**Records shown:**

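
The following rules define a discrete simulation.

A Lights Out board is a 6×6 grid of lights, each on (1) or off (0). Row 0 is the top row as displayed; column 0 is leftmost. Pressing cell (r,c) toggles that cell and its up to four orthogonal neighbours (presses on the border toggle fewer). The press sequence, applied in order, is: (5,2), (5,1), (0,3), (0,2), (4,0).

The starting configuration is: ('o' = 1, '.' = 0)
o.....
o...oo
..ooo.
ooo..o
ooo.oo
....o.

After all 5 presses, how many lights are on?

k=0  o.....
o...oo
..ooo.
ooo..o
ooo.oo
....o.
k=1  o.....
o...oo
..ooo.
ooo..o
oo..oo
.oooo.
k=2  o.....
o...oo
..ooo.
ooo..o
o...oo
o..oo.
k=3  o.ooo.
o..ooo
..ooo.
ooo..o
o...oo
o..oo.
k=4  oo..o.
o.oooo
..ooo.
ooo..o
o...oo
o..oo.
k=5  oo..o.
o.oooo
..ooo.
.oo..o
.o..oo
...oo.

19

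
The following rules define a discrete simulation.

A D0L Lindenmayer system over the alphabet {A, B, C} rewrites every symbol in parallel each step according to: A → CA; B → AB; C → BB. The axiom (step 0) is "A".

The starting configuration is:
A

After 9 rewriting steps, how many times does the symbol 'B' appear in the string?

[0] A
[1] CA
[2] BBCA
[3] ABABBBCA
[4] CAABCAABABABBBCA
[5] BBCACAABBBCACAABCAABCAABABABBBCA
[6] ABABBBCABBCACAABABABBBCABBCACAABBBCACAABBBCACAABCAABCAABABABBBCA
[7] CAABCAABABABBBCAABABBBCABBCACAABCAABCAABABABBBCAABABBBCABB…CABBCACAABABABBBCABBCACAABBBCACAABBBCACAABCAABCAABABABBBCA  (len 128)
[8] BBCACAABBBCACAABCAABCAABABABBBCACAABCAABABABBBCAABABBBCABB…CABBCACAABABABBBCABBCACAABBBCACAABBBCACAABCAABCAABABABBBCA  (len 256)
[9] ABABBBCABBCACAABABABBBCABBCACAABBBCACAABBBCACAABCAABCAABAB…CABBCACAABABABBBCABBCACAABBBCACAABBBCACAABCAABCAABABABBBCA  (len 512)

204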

**About this task:** Retype every line of the listing exactly as it appears.

**Exercise answer:**
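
The following rules define a discrete simulation.

A Lights Out board is a 6×6 grid of lights, each on (1) or off (0). Row 0 is the top row as displayed; column 0 is leftmost. Pressing cell (r,c) toggles that cell and its up to four orthogonal neighbours (presses on the border toggle fewer). The press sequence, applied in order, is: (5,2), (5,1), (0,3), (0,2), (4,0).

The starting configuration is: ('o' = 1, '.' = 0)
o.....
o...oo
..ooo.
ooo..o
ooo.oo
....o.

After all 5 presses, how many lights are on?

k=0  o.....
o...oo
..ooo.
ooo..o
ooo.oo
....o.
k=1  o.....
o...oo
..ooo.
ooo..o
oo..oo
.oooo.
k=2  o.....
o...oo
..ooo.
ooo..o
o...oo
o..oo.
k=3  o.ooo.
o..ooo
..ooo.
ooo..o
o...oo
o..oo.
k=4  oo..o.
o.oooo
..ooo.
ooo..o
o...oo
o..oo.
k=5  oo..o.
o.oooo
..ooo.
.oo..o
.o..oo
...oo.

19

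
The following rules define a discrete simulation.

A D0L Lindenmayer system over the alphabet {A, B, C} rewrites every symbol in parallel each step according to: A → CA; B → AB; C → BB. The axiom (step 0) is "A".

The starting configuration is:
A

After 9 rewriting steps, how many times does the symbol 'B' appear in the string?

[0] A
[1] CA
[2] BBCA
[3] ABABBBCA
[4] CAABCAABABABBBCA
[5] BBCACAABBBCACAABCAABCAABABABBBCA
[6] ABABBBCABBCACAABABABBBCABBCACAABBBCACAABBBCACAABCAABCAABABABBBCA
[7] CAABCAABABABBBCAABABBBCABBCACAABCAABCAABABABBBCAABABBBCABB…CABBCACAABABABBBCABBCACAABBBCACAABBBCACAABCAABCAABABABBBCA  (len 128)
[8] BBCACAABBBCACAABCAABCAABABABBBCACAABCAABABABBBCAABABBBCABB…CABBCACAABABABBBCABBCACAABBBCACAABBBCACAABCAABCAABABABBBCA  (len 256)
[9] ABABBBCABBCACAABABABBBCABBCACAABBBCACAABBBCACAABCAABCAABAB…CABBCACAABABABBBCABBCACAABBBCACAABBBCACAABCAABCAABABABBBCA  (len 512)

204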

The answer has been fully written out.